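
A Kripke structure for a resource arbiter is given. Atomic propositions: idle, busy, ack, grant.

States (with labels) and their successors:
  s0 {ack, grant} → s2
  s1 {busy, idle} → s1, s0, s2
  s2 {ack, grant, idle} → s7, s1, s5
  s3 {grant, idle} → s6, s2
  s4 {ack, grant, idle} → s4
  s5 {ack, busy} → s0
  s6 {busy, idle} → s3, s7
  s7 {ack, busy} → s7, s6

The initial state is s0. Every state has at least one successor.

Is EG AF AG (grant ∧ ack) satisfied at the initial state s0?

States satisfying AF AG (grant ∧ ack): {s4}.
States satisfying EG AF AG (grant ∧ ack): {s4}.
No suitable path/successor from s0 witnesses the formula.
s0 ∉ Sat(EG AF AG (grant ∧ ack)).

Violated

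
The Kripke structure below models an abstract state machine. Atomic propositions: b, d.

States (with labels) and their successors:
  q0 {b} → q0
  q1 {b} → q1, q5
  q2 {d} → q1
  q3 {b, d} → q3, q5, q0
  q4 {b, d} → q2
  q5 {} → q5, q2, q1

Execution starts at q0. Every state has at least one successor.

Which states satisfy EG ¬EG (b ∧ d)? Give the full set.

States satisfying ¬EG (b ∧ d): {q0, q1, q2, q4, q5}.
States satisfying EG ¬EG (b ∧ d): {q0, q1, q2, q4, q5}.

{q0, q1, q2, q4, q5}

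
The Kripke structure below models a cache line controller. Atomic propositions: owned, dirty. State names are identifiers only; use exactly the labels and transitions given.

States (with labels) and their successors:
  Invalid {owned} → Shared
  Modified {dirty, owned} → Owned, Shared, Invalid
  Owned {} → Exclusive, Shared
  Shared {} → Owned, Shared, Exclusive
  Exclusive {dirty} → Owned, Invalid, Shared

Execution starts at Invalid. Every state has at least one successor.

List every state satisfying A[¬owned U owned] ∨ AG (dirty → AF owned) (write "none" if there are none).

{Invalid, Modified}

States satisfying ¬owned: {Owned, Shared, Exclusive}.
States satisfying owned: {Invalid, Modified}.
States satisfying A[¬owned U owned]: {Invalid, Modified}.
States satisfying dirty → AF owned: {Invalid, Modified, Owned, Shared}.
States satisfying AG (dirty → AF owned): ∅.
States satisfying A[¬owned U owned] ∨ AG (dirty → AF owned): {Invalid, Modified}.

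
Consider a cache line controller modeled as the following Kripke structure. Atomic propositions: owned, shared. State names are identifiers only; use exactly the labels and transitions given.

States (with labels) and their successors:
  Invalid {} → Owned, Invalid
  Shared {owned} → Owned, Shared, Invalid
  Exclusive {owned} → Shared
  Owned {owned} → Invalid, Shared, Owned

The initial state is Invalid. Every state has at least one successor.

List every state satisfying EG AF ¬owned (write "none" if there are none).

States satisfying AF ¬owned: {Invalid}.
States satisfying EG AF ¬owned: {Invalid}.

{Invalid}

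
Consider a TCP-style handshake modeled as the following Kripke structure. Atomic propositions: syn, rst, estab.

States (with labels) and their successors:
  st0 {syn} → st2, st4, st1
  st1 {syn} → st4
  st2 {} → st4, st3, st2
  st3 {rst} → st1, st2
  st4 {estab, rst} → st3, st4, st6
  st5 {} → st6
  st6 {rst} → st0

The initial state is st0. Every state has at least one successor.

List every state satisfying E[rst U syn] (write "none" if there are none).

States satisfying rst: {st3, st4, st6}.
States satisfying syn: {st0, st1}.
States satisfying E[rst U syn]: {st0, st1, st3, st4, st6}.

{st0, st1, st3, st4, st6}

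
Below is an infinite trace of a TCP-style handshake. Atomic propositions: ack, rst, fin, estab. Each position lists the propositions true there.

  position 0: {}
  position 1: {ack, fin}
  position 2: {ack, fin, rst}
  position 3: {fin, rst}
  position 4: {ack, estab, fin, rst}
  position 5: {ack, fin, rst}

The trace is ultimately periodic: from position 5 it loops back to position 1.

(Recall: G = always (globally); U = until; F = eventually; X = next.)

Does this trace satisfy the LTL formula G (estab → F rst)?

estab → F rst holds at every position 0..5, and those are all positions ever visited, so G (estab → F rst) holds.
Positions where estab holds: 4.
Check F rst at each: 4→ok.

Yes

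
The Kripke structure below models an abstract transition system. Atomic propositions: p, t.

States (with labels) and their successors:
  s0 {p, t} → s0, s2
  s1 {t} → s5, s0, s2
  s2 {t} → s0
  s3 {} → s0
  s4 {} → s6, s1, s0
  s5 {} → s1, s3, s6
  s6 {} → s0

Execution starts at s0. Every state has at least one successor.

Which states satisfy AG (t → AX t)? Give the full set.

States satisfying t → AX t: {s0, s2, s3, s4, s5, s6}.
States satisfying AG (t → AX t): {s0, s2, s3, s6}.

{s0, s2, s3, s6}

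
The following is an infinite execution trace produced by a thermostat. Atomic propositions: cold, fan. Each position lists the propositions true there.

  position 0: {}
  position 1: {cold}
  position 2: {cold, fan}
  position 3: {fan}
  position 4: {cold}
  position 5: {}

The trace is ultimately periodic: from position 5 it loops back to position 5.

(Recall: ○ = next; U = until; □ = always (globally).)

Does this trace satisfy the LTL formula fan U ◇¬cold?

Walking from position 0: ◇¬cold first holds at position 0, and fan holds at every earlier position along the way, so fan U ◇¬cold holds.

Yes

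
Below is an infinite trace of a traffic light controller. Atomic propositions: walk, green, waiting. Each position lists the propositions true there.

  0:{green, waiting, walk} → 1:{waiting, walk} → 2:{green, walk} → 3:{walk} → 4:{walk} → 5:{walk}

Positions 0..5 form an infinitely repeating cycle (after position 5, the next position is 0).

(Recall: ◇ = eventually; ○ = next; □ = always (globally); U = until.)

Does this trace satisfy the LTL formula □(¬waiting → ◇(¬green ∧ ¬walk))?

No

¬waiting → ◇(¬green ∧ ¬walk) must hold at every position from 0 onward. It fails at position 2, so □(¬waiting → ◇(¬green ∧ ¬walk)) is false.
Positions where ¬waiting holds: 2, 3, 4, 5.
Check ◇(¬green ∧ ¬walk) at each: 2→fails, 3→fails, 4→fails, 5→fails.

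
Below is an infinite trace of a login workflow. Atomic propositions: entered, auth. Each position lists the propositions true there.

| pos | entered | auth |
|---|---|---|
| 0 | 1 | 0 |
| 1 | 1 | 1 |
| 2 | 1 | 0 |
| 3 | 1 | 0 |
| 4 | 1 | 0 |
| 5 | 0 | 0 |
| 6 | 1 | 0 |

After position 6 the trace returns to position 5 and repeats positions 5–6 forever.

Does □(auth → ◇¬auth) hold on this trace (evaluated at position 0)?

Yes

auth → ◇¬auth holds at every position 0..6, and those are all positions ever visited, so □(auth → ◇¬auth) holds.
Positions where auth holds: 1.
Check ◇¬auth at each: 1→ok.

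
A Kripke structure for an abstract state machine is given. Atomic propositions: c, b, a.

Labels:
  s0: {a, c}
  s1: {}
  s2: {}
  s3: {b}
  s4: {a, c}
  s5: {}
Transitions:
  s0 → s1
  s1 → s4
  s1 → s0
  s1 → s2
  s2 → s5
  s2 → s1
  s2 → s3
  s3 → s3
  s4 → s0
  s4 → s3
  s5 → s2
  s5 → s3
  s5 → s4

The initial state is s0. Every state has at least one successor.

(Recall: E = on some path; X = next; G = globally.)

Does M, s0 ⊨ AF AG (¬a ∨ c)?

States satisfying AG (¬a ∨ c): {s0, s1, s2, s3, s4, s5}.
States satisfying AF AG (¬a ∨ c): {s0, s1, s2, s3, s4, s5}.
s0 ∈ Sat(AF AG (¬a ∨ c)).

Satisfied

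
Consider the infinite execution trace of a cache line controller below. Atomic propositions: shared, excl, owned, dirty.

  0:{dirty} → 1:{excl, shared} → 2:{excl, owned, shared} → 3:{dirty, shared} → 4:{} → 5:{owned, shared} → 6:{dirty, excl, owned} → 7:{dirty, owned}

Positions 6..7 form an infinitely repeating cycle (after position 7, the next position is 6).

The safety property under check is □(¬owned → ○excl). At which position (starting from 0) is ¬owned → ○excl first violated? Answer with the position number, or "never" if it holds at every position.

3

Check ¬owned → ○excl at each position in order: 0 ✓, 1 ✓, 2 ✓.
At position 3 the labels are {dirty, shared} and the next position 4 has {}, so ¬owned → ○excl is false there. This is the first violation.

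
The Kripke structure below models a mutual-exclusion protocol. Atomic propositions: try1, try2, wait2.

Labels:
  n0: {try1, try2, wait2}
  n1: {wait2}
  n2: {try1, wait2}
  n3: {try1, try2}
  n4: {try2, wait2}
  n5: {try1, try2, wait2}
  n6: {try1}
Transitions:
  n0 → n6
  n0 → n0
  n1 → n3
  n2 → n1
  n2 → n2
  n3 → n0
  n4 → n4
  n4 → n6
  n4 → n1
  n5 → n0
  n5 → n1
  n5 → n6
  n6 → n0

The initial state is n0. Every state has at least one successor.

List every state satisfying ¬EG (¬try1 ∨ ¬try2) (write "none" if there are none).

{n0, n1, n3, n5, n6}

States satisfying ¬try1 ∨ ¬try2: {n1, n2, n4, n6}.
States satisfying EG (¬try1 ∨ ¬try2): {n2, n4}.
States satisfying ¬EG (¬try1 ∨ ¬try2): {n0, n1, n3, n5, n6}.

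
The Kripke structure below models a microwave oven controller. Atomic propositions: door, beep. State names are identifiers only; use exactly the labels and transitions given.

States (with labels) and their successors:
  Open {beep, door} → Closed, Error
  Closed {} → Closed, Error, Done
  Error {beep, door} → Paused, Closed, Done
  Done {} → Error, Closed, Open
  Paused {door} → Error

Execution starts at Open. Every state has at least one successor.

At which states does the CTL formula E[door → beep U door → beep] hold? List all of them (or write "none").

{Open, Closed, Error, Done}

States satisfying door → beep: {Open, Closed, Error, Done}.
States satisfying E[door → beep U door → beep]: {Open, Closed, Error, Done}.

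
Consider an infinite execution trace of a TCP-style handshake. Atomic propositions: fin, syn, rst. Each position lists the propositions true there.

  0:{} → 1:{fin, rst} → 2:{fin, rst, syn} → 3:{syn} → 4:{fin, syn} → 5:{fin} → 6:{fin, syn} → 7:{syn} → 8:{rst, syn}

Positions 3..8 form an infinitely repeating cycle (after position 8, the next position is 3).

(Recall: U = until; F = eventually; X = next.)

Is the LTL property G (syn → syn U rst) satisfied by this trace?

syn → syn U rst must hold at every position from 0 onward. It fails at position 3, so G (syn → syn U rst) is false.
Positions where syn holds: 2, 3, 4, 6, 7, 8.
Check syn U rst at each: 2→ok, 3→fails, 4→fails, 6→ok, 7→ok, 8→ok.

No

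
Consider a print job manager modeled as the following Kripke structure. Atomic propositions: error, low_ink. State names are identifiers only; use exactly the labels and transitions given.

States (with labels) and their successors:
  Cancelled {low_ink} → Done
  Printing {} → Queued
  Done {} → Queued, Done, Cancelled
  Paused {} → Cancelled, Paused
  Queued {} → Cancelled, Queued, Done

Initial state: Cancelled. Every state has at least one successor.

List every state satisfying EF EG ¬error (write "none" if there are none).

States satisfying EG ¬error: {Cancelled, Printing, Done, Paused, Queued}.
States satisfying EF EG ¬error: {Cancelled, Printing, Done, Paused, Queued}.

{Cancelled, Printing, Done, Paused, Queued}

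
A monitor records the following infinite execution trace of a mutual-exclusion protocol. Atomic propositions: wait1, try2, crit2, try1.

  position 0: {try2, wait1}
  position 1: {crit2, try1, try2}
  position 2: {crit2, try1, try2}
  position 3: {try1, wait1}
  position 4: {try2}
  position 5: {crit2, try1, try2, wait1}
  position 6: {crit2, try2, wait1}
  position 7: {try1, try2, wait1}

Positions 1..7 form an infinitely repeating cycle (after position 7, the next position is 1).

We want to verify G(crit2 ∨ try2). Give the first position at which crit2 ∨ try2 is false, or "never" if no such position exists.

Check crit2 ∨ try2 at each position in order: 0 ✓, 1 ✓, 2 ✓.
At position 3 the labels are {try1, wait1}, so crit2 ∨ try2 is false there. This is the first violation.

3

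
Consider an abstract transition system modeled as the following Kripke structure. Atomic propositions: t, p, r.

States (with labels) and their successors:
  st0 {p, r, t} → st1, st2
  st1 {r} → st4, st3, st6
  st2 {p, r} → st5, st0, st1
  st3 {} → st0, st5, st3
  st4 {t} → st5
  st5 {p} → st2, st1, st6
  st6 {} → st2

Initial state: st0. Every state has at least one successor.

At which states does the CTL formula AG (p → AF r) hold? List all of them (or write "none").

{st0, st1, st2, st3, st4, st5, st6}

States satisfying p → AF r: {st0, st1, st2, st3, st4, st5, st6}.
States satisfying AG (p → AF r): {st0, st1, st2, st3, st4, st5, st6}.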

◆ ◆ ◆ ◆ ◆ ◆ ◆

- **ACTION ITEM**: Take each line above that holds the string "idle" and copy it.

- **THE ANSWER**:
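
A Kripke structure for a resource arbiter is given. Atomic propositions: idle, busy, ack, grant.
  s1 {busy, idle} → s1, s0, s2
  s2 {ack, grant, idle} → s7, s1, s5
  s3 {grant, idle} → s6, s2
  s4 {ack, grant, idle} → s4
  s6 {busy, idle} → s3, s7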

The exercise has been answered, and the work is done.